| What the task requires |
All of the data below should be written out exactly.

| Material to process |
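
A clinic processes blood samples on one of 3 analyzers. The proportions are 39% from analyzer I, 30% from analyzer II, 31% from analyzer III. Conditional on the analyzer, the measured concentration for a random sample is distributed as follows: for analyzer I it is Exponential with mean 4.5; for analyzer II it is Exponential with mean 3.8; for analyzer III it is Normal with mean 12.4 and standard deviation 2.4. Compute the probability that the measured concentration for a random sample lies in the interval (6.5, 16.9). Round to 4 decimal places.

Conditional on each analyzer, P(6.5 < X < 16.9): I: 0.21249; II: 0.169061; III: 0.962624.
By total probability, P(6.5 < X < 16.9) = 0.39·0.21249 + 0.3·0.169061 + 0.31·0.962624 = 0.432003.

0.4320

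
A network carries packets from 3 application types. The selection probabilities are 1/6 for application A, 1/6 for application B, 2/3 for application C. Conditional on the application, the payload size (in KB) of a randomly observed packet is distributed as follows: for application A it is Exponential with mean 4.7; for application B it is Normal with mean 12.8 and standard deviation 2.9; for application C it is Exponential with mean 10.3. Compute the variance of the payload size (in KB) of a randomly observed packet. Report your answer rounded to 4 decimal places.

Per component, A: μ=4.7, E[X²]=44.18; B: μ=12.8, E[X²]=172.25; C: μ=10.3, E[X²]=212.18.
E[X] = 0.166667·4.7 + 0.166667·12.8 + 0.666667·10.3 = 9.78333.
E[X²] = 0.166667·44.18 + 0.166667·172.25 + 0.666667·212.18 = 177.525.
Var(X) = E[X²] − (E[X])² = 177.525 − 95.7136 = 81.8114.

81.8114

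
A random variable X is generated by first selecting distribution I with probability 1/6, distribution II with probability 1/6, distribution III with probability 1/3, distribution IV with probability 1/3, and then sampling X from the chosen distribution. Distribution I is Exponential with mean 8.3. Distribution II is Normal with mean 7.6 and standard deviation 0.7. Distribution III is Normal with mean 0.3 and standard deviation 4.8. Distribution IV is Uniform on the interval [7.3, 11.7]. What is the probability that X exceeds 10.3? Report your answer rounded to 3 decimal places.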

| Problem solution |
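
A clinic processes blood samples on one of 3 analyzers. The proportions are 39% from analyzer I, 30% from analyzer II, 31% from analyzer III. Conditional on the analyzer, the measured concentration for a random sample is distributed as follows: for analyzer I it is Exponential with mean 4.5; for analyzer II it is Exponential with mean 3.8; for analyzer III it is Normal with mean 12.4 and standard deviation 2.4. Compute the probability that the measured concentration for a random sample lies in the interval (6.5, 16.9). Round to 4 decimal places.

Conditional on each analyzer, P(6.5 < X < 16.9): I: 0.21249; II: 0.169061; III: 0.962624.
By total probability, P(6.5 < X < 16.9) = 0.39·0.21249 + 0.3·0.169061 + 0.31·0.962624 = 0.432003.

0.4320

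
A network carries packets from 3 application types. The selection probabilities are 1/6 for application A, 1/6 for application B, 2/3 for application C. Conditional on the application, the payload size (in KB) of a randomly observed packet is distributed as follows: for application A it is Exponential with mean 4.7; for application B it is Normal with mean 12.8 and standard deviation 2.9; for application C it is Exponential with mean 10.3. Compute the variance of the payload size (in KB) of a randomly observed packet. Report your answer rounded to 4 decimal places.

Per component, A: μ=4.7, E[X²]=44.18; B: μ=12.8, E[X²]=172.25; C: μ=10.3, E[X²]=212.18.
E[X] = 0.166667·4.7 + 0.166667·12.8 + 0.666667·10.3 = 9.78333.
E[X²] = 0.166667·44.18 + 0.166667·172.25 + 0.666667·212.18 = 177.525.
Var(X) = E[X²] − (E[X])² = 177.525 − 95.7136 = 81.8114.

81.8114

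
A random variable X is generated by first selecting distribution I with probability 1/6, distribution II with probability 1/6, distribution III with probability 1/3, distribution IV with probability 1/3, and then sampling X from the chosen distribution. Distribution I is Exponential with mean 8.3. Distribution II is Normal with mean 7.6 and standard deviation 0.7. Distribution III is Normal with mean 0.3 and standard deviation 4.8. Distribution IV is Uniform on the interval [7.3, 11.7]. What is the probability that X exceeds 10.3? Report your answer rounded to 3 decimal places.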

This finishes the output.